(Stored data entries)

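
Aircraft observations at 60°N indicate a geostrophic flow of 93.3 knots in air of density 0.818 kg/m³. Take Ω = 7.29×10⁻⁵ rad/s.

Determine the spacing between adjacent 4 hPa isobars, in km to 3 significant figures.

Coriolis parameter at 60°N:
f = 2Ω sin φ = 2 × 7.29×10⁻⁵ × sin 60° = 1.26×10⁻⁴ s⁻¹
Wind speed in SI: 93.3 knots = 48.0 m/s
Geostrophic balance rearranged: |∂P/∂n| = f ρ V_g
|∂P/∂n| = 1.26×10⁻⁴ × 0.818 × 48.0 = 4.96×10⁻³ Pa/m
Isobar spacing: Δn = ΔP/|∂P/∂n| = 400 Pa / 4.96×10⁻³ Pa/m = 80686 m ≈ 80.7 km

80.7 km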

:: EXERCISE OBJECTIVE ::
Transcribe the full set of records precisely.

:: YOUR RESPONSE ::
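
Aircraft observations at 60°N indicate a geostrophic flow of 93.3 knots in air of density 0.818 kg/m³. Take Ω = 7.29×10⁻⁵ rad/s.

Determine the spacing between adjacent 4 hPa isobars, in km to 3 significant figures.

Coriolis parameter at 60°N:
f = 2Ω sin φ = 2 × 7.29×10⁻⁵ × sin 60° = 1.26×10⁻⁴ s⁻¹
Wind speed in SI: 93.3 knots = 48.0 m/s
Geostrophic balance rearranged: |∂P/∂n| = f ρ V_g
|∂P/∂n| = 1.26×10⁻⁴ × 0.818 × 48.0 = 4.96×10⁻³ Pa/m
Isobar spacing: Δn = ΔP/|∂P/∂n| = 400 Pa / 4.96×10⁻³ Pa/m = 80686 m ≈ 80.7 km

80.7 km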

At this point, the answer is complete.